**Instructions to follow:** Your task is to output every record exactly as it is given.

──────── Dataset content ────────

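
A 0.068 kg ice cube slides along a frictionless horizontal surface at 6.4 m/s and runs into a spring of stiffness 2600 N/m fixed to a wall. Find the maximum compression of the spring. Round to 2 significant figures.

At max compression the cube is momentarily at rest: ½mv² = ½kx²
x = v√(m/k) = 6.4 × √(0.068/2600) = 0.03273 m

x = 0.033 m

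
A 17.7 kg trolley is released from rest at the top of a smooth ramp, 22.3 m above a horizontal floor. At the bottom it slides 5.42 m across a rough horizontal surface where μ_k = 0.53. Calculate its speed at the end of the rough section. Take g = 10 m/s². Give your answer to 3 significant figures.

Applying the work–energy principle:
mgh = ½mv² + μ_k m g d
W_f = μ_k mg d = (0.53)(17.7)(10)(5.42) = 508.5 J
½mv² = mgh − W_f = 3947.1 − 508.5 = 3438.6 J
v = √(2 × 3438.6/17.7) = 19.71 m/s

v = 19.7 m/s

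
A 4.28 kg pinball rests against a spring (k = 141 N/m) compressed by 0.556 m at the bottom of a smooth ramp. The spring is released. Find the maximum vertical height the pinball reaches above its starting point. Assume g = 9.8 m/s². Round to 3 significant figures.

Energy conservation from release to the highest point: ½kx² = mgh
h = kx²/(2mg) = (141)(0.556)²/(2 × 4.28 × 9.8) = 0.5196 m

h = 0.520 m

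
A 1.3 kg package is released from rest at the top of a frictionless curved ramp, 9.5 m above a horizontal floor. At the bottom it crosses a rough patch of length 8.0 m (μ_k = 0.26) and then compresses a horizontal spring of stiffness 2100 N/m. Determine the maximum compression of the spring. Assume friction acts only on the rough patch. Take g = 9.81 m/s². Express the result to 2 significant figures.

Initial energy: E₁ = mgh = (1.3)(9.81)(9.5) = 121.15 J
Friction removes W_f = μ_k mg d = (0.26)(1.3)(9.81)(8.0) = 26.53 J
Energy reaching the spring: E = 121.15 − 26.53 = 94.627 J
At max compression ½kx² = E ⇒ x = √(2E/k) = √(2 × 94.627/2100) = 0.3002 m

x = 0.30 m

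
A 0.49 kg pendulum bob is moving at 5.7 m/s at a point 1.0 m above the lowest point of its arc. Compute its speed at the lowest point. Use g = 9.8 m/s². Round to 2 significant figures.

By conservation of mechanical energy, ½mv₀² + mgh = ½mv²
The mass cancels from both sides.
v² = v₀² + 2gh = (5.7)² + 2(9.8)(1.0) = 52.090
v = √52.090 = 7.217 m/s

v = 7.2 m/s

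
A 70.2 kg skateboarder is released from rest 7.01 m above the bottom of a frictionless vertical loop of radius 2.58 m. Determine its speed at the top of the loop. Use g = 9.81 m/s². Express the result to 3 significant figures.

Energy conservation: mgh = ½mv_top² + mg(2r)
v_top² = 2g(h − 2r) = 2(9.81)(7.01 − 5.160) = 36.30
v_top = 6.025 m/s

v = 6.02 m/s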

────────

**Exercise output:**
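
A 0.068 kg ice cube slides along a frictionless horizontal surface at 6.4 m/s and runs into a spring of stiffness 2600 N/m fixed to a wall. Find the maximum compression of the spring. Round to 2 significant figures.

At max compression the cube is momentarily at rest: ½mv² = ½kx²
x = v√(m/k) = 6.4 × √(0.068/2600) = 0.03273 m

x = 0.033 m

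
A 17.7 kg trolley is released from rest at the top of a smooth ramp, 22.3 m above a horizontal floor. At the bottom it slides 5.42 m across a rough horizontal surface where μ_k = 0.53. Calculate its speed at the end of the rough section. Take g = 10 m/s². Give your answer to 3 significant figures.

Applying the work–energy principle:
mgh = ½mv² + μ_k m g d
W_f = μ_k mg d = (0.53)(17.7)(10)(5.42) = 508.5 J
½mv² = mgh − W_f = 3947.1 − 508.5 = 3438.6 J
v = √(2 × 3438.6/17.7) = 19.71 m/s

v = 19.7 m/s

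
A 4.28 kg pinball rests against a spring (k = 141 N/m) compressed by 0.556 m at the bottom of a smooth ramp. The spring is released. Find the maximum vertical height the pinball reaches above its starting point. Assume g = 9.8 m/s². Round to 3 significant figures.

Energy conservation from release to the highest point: ½kx² = mgh
h = kx²/(2mg) = (141)(0.556)²/(2 × 4.28 × 9.8) = 0.5196 m

h = 0.520 m

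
A 1.3 kg package is released from rest at the top of a frictionless curved ramp, 9.5 m above a horizontal floor. At the bottom it crosses a rough patch of length 8.0 m (μ_k = 0.26) and then compresses a horizontal spring of stiffness 2100 N/m. Determine the maximum compression of the spring. Assume friction acts only on the rough patch. Take g = 9.81 m/s². Express the result to 2 significant figures.

Initial energy: E₁ = mgh = (1.3)(9.81)(9.5) = 121.15 J
Friction removes W_f = μ_k mg d = (0.26)(1.3)(9.81)(8.0) = 26.53 J
Energy reaching the spring: E = 121.15 − 26.53 = 94.627 J
At max compression ½kx² = E ⇒ x = √(2E/k) = √(2 × 94.627/2100) = 0.3002 m

x = 0.30 m

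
A 0.49 kg pendulum bob is moving at 5.7 m/s at a point 1.0 m above the lowest point of its arc. Compute its speed at the lowest point. Use g = 9.8 m/s². Round to 2 significant figures.

By conservation of mechanical energy, ½mv₀² + mgh = ½mv²
The mass cancels from both sides.
v² = v₀² + 2gh = (5.7)² + 2(9.8)(1.0) = 52.090
v = √52.090 = 7.217 m/s

v = 7.2 m/s

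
A 70.2 kg skateboarder is released from rest 7.01 m above the bottom of a frictionless vertical loop of radius 2.58 m. Determine its speed at the top of the loop. Use g = 9.81 m/s². Express the result to 3 significant figures.

Energy conservation: mgh = ½mv_top² + mg(2r)
v_top² = 2g(h − 2r) = 2(9.81)(7.01 − 5.160) = 36.30
v_top = 6.025 m/s

v = 6.02 m/s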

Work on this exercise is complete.